Stored entries:
○ ○ ○ ○ ○ ○ ○

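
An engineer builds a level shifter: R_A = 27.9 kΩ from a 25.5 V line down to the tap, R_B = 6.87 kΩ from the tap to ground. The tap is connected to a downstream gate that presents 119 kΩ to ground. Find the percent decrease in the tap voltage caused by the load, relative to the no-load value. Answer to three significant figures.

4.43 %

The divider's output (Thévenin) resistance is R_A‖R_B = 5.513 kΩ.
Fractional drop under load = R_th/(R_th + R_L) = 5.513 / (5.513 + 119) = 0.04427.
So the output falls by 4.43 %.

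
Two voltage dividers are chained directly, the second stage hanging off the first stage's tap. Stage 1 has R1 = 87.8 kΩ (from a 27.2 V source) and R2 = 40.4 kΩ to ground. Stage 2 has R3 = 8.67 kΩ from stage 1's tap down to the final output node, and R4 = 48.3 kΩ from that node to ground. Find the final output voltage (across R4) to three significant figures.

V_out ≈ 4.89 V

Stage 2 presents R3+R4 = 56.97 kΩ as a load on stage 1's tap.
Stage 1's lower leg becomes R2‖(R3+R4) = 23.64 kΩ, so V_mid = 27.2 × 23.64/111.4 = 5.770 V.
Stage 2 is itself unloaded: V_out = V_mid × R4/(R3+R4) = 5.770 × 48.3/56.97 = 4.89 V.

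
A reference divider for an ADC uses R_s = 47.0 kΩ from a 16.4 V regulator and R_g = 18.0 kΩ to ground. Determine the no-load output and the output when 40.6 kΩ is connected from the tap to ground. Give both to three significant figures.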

○ ○ ○ ○ ○ ○ ○

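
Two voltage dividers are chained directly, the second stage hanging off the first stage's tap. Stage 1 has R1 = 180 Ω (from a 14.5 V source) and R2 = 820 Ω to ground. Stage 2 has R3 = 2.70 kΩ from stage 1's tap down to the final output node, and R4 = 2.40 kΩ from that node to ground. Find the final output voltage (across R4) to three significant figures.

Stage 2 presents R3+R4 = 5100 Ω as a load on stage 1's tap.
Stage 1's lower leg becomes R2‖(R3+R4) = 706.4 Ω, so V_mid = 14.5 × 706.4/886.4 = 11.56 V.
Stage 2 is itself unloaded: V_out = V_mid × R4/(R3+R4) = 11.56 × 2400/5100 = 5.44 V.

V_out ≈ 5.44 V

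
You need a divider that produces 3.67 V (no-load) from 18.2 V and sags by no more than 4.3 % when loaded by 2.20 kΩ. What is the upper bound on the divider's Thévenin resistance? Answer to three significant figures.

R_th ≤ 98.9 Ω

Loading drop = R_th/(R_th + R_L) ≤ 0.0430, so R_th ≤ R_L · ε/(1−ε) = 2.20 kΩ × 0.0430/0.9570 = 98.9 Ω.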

○ ○ ○ ○ ○ ○ ○

_TASK OBJECTIVE_
Restate word for word the lines of the data above, starting at the line containing "An engineer builds" and ending at the line containing "A reference divider", both included, and nothing more.

_RESPONSE AREA_
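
An engineer builds a level shifter: R_A = 27.9 kΩ from a 25.5 V line down to the tap, R_B = 6.87 kΩ from the tap to ground. The tap is connected to a downstream gate that presents 119 kΩ to ground. Find the percent decrease in the tap voltage caused by the load, relative to the no-load value. Answer to three significant figures.

4.43 %

The divider's output (Thévenin) resistance is R_A‖R_B = 5.513 kΩ.
Fractional drop under load = R_th/(R_th + R_L) = 5.513 / (5.513 + 119) = 0.04427.
So the output falls by 4.43 %.

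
Two voltage dividers are chained directly, the second stage hanging off the first stage's tap. Stage 1 has R1 = 87.8 kΩ (from a 27.2 V source) and R2 = 40.4 kΩ to ground. Stage 2 has R3 = 8.67 kΩ from stage 1's tap down to the final output node, and R4 = 48.3 kΩ from that node to ground. Find the final output voltage (across R4) to three significant figures.

V_out ≈ 4.89 V

Stage 2 presents R3+R4 = 56.97 kΩ as a load on stage 1's tap.
Stage 1's lower leg becomes R2‖(R3+R4) = 23.64 kΩ, so V_mid = 27.2 × 23.64/111.4 = 5.770 V.
Stage 2 is itself unloaded: V_out = V_mid × R4/(R3+R4) = 5.770 × 48.3/56.97 = 4.89 V.

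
A reference divider for an ADC uses R_s = 47.0 kΩ from a 16.4 V regulator and R_g = 18.0 kΩ to ground. Determine the no-load output and the output when 40.6 kΩ is connected from the tap to ground. Give both to three significant figures.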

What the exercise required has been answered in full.